Using "given" as the search string, find the matching lines below and copy them.

▶ Exercise input
□ □ □ □ □ □ □

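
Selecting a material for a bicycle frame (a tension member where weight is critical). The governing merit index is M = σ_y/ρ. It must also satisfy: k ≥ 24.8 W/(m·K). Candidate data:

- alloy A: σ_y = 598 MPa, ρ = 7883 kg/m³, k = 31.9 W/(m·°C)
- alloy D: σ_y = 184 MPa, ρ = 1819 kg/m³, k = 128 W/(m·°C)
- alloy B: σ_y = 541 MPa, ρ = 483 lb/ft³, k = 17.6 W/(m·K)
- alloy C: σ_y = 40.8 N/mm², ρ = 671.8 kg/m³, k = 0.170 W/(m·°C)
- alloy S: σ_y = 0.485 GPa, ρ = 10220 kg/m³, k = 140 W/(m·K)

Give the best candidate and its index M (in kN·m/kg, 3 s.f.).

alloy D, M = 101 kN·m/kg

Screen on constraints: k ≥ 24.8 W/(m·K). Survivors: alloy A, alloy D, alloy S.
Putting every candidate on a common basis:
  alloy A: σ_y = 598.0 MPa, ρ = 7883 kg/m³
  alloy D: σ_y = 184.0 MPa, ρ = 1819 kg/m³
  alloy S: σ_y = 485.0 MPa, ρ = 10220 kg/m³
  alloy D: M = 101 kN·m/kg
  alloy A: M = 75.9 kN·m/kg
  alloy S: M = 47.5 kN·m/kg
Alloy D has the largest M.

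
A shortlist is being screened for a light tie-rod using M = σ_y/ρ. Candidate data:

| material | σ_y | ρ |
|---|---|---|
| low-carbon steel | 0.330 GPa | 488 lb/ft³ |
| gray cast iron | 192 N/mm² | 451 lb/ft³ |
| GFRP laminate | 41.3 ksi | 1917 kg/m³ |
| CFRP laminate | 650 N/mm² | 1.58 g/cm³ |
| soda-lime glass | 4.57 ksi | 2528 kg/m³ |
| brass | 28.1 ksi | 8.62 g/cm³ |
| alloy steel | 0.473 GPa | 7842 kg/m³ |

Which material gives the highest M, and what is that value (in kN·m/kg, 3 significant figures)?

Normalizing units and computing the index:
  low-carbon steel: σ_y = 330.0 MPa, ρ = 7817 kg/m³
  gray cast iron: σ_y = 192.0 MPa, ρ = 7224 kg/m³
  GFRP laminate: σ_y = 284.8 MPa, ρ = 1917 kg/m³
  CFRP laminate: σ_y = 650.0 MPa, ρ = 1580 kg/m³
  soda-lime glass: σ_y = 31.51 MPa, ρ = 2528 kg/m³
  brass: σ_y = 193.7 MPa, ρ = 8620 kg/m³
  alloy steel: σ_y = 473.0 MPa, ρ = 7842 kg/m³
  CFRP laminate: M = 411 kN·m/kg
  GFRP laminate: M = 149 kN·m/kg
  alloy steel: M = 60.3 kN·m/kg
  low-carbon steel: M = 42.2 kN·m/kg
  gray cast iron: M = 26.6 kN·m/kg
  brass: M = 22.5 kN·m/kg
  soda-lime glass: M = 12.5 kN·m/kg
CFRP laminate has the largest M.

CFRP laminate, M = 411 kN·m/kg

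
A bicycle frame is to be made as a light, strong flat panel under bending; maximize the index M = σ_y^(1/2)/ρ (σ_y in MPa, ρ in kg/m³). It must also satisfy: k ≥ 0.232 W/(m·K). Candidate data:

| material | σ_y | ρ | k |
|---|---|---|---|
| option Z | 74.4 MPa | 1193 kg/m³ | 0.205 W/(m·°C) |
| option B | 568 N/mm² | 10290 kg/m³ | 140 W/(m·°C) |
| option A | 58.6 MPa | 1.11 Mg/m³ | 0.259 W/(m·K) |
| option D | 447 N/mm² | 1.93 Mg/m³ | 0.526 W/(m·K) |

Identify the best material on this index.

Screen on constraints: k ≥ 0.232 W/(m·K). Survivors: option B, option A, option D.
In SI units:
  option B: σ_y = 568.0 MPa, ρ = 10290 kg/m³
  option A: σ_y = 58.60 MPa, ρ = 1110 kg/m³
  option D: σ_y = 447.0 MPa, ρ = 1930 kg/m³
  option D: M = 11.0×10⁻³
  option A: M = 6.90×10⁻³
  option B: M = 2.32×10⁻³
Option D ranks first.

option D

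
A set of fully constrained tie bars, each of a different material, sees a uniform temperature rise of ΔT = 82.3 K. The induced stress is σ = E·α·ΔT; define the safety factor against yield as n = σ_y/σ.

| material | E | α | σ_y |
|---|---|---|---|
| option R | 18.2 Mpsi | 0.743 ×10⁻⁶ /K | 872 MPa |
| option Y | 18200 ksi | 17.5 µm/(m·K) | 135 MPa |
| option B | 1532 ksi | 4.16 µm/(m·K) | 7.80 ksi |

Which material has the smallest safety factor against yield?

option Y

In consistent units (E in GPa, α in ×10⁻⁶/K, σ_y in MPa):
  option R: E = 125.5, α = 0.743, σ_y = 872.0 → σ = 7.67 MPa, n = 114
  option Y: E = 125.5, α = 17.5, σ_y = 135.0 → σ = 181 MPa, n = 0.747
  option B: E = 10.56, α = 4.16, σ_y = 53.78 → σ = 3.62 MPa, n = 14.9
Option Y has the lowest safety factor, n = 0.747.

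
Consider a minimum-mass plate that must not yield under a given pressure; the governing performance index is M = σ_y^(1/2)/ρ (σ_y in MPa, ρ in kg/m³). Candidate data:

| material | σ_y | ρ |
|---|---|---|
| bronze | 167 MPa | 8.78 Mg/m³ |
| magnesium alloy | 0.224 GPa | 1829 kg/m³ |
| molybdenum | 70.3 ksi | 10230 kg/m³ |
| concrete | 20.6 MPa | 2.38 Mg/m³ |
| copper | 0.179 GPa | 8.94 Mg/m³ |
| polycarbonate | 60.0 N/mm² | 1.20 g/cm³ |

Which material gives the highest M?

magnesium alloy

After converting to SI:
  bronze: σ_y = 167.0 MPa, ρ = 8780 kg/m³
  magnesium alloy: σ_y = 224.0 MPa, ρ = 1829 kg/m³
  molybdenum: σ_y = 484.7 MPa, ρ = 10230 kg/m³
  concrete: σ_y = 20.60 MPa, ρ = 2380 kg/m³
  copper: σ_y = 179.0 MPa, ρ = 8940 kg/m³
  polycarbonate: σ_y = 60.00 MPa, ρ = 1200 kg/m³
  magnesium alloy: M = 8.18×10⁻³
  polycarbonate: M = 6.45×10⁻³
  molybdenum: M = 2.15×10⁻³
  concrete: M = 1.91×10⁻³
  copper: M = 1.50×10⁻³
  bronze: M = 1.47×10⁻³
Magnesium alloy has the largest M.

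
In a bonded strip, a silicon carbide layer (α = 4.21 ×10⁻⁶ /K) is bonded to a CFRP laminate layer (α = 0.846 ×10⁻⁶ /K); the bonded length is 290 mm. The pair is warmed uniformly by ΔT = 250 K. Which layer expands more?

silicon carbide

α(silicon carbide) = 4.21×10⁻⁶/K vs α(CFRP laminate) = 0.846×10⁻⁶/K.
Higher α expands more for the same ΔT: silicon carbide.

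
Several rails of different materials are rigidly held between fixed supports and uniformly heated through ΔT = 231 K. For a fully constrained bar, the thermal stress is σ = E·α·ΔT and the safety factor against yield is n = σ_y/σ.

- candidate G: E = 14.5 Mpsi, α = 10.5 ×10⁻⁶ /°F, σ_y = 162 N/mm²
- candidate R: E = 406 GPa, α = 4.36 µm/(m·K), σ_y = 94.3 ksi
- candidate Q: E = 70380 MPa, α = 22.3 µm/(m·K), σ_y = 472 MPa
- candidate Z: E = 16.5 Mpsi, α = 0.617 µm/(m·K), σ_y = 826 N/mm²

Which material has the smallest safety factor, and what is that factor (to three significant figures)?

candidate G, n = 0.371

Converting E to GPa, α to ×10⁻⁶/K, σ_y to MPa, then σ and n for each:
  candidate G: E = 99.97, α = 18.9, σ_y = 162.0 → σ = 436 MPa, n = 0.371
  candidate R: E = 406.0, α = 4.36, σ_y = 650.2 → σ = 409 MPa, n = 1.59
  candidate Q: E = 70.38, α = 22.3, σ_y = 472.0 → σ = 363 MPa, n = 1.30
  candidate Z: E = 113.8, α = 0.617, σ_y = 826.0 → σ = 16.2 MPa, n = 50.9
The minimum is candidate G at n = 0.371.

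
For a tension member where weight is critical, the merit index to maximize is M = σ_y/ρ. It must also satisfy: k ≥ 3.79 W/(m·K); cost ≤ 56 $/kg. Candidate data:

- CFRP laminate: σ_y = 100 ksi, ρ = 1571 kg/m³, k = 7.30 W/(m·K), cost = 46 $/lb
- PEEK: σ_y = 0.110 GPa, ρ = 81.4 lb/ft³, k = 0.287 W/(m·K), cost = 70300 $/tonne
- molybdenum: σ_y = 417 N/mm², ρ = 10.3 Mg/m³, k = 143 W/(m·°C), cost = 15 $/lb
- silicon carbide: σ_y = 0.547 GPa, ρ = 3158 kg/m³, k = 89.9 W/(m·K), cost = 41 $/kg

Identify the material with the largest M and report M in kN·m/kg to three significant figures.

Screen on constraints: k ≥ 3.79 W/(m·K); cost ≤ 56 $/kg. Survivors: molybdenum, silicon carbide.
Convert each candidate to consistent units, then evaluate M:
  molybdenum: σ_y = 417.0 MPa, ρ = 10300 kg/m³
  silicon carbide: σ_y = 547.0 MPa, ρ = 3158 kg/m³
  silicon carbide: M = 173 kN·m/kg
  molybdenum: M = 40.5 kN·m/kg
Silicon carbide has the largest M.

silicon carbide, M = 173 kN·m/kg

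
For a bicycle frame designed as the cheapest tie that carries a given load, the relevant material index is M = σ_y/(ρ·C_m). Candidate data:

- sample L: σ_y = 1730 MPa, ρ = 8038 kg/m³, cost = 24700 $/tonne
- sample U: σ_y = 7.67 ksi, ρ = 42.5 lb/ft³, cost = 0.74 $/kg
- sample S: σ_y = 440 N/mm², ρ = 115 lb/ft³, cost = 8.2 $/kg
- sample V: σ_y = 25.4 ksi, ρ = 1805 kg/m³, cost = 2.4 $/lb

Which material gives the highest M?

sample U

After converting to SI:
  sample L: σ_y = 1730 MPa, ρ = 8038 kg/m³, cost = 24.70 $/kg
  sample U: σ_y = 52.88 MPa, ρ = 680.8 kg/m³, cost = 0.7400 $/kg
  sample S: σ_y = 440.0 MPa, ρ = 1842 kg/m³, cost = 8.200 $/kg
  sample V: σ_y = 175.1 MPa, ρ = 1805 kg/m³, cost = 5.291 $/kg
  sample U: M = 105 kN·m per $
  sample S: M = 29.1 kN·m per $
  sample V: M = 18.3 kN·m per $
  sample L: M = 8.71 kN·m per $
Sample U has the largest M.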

□ □ □ □ □ □ □

▶ Answer section
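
Consider a minimum-mass plate that must not yield under a given pressure; the governing performance index is M = σ_y^(1/2)/ρ (σ_y in MPa, ρ in kg/m³). Candidate data:
For a bicycle frame designed as the cheapest tie that carries a given load, the relevant material index is M = σ_y/(ρ·C_m). Candidate data: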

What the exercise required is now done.